● Task directions: Below are the records; give again exactly the line with "With A=1, B=1, C=0, the", the line with "Which gate is", and each line that lies between them, and nothing besides.

(Dataset items)
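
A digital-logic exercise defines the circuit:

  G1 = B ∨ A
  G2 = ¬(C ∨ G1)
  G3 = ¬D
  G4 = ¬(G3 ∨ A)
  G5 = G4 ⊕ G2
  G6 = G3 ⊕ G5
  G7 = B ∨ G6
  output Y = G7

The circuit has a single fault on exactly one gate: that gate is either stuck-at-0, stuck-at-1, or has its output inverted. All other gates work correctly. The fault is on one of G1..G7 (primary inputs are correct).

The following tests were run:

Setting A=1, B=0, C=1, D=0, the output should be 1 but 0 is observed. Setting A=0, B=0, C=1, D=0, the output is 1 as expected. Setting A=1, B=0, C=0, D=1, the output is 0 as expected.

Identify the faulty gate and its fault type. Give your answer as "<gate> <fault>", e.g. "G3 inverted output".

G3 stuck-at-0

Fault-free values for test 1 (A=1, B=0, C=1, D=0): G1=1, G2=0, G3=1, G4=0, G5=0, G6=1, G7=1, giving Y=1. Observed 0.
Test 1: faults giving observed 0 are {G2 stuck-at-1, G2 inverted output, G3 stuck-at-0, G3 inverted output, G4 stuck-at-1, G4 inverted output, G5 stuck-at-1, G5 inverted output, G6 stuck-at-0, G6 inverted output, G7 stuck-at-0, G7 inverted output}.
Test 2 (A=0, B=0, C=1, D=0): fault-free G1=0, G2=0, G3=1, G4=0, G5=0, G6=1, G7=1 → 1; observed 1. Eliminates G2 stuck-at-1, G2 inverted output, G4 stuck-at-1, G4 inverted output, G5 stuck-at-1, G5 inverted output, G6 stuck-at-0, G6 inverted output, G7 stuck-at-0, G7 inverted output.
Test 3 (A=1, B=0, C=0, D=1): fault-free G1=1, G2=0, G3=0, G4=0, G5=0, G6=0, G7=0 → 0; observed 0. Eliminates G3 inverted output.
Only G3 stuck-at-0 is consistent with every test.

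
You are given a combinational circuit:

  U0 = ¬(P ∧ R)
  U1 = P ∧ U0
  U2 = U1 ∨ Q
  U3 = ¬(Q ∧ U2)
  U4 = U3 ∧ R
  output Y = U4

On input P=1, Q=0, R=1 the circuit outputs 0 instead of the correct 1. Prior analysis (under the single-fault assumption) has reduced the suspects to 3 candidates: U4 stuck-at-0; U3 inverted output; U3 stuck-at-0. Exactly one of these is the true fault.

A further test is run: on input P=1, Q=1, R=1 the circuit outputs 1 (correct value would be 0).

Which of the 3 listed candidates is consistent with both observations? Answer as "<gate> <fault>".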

...

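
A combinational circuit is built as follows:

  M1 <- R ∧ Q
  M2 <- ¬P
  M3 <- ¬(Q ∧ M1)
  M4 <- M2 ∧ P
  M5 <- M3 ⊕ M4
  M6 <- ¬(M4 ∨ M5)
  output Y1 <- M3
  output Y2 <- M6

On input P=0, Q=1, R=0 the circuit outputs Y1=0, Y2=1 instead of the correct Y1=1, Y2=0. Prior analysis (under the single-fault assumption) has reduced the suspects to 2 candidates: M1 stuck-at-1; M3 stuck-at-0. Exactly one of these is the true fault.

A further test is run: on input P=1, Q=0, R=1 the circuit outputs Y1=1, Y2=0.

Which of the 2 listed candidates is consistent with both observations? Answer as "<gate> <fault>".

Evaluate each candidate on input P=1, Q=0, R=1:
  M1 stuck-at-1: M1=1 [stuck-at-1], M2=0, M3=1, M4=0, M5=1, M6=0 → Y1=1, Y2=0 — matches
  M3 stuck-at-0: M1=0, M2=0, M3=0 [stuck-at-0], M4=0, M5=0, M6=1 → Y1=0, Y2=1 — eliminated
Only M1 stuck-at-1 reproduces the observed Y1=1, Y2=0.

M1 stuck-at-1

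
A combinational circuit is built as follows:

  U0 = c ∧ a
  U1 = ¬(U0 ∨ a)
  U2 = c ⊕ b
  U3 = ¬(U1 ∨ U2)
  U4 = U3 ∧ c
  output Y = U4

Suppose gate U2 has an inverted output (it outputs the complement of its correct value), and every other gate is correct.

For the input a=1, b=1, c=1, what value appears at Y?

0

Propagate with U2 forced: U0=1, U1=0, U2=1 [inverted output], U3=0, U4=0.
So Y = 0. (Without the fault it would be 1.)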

==

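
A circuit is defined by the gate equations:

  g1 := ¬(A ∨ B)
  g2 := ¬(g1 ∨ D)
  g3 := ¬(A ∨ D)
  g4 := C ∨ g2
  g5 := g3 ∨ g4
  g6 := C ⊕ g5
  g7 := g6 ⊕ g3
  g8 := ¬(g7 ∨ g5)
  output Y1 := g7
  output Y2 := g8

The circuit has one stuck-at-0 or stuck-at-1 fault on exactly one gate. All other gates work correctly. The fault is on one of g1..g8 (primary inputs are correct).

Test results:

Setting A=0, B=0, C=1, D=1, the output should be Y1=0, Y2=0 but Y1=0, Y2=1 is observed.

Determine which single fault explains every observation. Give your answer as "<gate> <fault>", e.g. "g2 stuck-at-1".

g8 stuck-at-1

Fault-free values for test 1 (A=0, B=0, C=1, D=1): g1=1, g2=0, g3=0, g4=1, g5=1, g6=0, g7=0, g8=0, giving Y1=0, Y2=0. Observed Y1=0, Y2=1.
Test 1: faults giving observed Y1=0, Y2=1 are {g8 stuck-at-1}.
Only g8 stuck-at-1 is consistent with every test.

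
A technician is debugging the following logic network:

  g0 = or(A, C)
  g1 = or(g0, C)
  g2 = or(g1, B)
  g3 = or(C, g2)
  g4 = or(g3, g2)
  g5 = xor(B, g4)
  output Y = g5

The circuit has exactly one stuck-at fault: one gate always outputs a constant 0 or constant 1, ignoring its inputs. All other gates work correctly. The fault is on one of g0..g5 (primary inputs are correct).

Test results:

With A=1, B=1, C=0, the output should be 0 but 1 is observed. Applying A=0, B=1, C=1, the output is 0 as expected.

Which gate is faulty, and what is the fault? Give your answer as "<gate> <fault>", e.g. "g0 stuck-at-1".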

● Reply:
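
With A=1, B=1, C=0, the output should be 0 but 1 is observed. Applying A=0, B=1, C=1, the output is 0 as expected.

Which gate is faulty, and what is the fault? Give your answer as "<gate> <fault>", e.g. "g0 stuck-at-1".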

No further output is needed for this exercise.